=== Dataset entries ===
▼
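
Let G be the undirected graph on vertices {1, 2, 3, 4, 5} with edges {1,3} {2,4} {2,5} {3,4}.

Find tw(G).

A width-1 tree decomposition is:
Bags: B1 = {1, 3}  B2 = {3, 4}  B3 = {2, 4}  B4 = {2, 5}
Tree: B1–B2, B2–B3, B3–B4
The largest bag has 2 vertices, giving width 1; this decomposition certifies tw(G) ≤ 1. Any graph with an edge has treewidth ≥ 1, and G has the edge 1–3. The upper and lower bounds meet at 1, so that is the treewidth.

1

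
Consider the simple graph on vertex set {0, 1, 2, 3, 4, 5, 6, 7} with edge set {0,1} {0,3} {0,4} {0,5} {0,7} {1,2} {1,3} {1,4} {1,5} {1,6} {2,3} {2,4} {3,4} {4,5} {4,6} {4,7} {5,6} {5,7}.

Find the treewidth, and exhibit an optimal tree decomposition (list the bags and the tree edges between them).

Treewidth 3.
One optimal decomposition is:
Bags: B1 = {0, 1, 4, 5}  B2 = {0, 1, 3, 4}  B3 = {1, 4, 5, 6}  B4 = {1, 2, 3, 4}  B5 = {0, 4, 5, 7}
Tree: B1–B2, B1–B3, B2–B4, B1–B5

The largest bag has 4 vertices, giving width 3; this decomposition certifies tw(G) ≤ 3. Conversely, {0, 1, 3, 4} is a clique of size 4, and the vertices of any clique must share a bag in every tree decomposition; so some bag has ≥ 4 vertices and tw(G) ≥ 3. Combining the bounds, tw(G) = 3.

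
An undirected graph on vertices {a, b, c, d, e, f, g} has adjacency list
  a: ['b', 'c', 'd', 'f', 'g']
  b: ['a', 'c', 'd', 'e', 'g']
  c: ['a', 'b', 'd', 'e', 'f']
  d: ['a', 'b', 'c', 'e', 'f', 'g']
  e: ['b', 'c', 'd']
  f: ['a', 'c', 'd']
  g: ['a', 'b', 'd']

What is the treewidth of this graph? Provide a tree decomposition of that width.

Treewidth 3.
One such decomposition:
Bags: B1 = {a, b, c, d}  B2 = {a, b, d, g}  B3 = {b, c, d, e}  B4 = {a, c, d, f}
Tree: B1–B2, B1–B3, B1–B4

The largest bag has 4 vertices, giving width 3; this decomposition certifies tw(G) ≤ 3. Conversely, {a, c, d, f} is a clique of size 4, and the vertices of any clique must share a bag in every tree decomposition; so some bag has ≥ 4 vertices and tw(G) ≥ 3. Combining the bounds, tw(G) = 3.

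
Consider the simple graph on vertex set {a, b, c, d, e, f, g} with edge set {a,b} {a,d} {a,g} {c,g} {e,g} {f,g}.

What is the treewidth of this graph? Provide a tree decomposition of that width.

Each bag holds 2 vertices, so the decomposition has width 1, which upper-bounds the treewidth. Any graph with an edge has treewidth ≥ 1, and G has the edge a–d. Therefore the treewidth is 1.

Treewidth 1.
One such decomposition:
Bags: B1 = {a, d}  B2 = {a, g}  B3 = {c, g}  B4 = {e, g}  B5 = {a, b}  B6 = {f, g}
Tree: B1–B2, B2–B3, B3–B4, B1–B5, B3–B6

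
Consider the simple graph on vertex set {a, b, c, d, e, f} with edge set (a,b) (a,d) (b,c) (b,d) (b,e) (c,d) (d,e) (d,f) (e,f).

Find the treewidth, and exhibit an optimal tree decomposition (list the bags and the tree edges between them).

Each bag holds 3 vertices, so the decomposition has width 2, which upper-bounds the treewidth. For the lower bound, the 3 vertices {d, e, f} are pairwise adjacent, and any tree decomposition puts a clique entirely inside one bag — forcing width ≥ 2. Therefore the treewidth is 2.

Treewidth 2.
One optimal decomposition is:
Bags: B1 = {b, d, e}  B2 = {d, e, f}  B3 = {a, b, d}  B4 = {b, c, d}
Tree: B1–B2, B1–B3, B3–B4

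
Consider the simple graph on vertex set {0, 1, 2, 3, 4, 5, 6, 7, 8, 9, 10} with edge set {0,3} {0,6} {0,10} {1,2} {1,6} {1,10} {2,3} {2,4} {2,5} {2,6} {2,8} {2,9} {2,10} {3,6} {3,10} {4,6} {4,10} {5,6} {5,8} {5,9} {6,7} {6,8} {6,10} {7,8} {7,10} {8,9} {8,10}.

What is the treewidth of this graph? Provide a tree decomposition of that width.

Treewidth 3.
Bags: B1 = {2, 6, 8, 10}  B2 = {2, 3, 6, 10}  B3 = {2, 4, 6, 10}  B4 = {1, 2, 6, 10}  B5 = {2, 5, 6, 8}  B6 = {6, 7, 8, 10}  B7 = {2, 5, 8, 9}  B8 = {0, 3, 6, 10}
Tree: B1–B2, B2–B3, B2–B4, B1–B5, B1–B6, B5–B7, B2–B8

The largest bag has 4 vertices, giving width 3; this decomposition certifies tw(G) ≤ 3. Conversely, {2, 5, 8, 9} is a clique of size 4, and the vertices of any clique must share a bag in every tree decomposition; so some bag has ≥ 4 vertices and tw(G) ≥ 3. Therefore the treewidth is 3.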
▲
▼
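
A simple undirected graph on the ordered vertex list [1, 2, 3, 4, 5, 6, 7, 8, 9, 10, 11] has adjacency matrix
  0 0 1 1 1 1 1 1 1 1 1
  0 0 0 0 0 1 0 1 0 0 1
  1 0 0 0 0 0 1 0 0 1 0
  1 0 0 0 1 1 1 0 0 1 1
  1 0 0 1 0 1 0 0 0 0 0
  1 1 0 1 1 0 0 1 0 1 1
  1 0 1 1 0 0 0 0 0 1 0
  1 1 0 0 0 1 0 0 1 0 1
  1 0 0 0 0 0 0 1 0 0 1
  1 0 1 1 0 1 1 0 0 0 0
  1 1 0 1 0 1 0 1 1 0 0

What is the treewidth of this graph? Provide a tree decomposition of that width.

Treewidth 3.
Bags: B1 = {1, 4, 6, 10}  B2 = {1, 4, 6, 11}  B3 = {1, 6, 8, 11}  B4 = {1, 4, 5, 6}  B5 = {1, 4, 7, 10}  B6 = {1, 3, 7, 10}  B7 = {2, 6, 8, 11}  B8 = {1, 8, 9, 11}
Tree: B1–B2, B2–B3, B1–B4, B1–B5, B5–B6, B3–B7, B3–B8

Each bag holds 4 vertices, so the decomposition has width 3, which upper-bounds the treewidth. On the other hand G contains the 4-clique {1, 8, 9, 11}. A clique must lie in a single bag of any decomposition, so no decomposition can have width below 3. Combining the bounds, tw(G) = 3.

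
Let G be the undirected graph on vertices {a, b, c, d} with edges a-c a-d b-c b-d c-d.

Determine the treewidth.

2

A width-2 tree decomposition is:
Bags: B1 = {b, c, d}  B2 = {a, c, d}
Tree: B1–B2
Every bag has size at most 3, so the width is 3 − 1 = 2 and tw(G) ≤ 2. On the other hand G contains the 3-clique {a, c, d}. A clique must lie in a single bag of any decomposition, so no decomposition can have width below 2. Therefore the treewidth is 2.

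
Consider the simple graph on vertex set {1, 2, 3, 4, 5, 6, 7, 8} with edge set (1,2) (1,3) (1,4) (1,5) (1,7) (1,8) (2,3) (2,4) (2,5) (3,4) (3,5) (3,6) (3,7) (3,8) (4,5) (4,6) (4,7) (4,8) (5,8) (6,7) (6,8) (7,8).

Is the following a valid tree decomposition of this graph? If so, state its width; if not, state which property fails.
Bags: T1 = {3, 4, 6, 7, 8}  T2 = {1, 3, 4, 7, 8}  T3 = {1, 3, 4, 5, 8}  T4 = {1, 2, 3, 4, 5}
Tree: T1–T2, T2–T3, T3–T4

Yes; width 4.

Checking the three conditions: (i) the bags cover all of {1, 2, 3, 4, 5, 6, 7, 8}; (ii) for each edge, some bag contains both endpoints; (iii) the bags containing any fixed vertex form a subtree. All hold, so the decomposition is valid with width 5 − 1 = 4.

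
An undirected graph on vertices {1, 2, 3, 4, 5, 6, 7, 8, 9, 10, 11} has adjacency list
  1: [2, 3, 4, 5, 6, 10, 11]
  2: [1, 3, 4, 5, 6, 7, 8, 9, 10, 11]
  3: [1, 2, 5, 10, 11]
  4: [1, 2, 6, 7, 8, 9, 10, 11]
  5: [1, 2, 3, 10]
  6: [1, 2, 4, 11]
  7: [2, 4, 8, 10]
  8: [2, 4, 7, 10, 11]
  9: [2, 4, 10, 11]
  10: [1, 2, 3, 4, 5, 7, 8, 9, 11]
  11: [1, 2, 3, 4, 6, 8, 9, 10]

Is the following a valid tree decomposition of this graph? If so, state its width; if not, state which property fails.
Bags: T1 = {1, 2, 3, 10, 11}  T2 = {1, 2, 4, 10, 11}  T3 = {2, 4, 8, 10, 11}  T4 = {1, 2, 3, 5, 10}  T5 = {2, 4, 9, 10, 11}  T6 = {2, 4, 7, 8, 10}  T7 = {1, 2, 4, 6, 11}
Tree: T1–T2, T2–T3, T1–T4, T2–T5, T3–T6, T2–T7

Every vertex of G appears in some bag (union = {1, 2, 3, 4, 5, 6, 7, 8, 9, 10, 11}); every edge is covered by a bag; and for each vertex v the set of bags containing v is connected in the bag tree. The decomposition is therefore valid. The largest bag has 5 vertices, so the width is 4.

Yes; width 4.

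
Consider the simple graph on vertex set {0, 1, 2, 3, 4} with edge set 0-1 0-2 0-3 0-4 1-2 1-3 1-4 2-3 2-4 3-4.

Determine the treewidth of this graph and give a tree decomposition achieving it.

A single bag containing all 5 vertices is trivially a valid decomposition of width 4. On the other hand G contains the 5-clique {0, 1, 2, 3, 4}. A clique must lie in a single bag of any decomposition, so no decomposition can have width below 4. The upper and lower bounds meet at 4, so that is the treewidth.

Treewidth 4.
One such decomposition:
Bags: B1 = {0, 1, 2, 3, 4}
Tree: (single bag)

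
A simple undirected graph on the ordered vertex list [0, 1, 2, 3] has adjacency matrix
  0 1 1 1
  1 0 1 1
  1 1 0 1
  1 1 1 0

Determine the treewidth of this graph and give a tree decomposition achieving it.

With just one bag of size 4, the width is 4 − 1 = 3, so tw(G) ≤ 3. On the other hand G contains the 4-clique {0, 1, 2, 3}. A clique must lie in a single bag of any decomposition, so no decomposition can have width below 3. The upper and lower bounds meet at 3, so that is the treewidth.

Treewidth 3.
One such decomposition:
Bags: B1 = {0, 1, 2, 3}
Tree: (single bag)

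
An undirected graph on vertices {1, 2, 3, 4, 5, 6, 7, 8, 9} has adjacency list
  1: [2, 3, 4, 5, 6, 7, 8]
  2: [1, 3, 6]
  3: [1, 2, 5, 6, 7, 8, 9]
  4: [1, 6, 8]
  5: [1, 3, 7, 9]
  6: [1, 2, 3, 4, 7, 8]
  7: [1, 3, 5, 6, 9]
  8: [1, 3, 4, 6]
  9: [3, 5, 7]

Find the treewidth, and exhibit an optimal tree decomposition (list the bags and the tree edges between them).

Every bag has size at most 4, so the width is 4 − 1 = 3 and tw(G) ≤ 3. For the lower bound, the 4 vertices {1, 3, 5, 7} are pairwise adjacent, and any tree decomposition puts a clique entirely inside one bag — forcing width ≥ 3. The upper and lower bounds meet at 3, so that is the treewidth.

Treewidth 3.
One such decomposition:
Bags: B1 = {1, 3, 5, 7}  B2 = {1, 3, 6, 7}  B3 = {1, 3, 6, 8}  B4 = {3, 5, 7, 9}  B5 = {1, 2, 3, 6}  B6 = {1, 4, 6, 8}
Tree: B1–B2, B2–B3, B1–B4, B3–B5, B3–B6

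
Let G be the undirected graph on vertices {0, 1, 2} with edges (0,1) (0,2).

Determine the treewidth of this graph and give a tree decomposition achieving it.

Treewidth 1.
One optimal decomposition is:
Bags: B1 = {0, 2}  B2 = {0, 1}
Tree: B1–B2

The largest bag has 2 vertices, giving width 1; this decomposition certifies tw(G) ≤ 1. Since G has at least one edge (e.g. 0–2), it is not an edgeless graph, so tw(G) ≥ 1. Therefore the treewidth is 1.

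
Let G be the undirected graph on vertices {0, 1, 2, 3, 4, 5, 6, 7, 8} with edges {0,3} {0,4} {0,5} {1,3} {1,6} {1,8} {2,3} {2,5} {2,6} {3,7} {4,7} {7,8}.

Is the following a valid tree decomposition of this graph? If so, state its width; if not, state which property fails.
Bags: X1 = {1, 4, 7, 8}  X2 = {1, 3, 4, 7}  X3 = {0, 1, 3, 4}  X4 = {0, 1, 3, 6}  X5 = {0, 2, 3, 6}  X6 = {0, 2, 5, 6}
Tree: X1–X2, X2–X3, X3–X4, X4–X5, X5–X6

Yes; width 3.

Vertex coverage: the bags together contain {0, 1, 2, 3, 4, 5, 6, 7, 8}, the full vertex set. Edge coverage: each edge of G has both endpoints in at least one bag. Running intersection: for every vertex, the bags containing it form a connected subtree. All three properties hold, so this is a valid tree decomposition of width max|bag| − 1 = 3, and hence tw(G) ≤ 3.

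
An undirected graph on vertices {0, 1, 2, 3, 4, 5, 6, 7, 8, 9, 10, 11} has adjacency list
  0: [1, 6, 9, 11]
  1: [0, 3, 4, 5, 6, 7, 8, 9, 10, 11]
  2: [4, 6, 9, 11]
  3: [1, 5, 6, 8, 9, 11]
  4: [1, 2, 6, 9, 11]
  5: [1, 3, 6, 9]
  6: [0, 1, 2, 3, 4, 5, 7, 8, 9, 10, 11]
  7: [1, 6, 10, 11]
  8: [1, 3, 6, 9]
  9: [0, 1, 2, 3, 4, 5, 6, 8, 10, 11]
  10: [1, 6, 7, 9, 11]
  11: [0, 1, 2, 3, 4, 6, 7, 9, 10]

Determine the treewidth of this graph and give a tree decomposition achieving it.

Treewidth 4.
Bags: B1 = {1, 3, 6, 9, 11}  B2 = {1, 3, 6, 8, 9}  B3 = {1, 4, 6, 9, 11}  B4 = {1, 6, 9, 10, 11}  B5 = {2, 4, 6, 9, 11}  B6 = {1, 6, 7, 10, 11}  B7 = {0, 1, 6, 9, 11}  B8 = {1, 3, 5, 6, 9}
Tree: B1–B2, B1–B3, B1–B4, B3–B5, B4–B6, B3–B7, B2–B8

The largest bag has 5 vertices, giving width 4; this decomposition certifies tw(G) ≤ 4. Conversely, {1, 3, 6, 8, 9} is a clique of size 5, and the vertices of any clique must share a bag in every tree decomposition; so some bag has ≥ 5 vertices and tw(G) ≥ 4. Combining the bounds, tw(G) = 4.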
▲
▼
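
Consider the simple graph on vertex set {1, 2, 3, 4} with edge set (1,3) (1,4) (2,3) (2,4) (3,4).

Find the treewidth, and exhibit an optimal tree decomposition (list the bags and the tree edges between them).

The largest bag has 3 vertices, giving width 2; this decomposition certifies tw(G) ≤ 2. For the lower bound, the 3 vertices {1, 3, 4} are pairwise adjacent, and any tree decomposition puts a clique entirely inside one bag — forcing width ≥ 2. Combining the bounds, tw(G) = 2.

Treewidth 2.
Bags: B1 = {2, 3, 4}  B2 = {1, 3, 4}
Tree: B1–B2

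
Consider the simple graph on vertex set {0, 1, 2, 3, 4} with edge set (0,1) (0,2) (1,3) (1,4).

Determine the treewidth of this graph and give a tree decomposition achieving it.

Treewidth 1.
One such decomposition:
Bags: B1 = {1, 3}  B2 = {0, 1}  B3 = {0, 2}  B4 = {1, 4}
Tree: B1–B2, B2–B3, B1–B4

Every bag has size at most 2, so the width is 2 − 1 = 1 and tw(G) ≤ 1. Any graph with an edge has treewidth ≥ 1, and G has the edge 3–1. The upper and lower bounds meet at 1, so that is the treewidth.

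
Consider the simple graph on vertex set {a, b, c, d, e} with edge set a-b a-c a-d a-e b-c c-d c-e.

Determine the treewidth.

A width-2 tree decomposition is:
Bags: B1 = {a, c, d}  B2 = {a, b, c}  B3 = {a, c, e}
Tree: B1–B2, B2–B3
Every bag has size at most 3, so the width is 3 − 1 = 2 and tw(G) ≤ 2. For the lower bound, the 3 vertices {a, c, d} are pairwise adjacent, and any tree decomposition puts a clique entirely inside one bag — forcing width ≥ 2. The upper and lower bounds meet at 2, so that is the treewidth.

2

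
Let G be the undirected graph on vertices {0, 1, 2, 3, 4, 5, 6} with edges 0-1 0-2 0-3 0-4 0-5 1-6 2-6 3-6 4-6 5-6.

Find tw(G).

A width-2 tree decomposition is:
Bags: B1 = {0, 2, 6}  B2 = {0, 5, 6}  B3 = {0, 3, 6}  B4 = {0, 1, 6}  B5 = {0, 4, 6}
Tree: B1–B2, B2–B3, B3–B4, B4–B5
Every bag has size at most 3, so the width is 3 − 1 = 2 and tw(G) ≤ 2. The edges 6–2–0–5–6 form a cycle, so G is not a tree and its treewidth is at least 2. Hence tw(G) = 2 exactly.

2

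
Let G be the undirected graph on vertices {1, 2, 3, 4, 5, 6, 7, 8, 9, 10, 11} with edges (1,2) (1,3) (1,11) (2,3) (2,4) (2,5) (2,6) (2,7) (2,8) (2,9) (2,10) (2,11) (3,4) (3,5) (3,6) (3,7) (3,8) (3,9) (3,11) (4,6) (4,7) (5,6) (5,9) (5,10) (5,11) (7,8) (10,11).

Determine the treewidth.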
▲
=== PROBLEM TO SOLVE ===
Report how many lines of the entries hold the string "adjacency". Provide the number alone.

=== ANSWER ===
6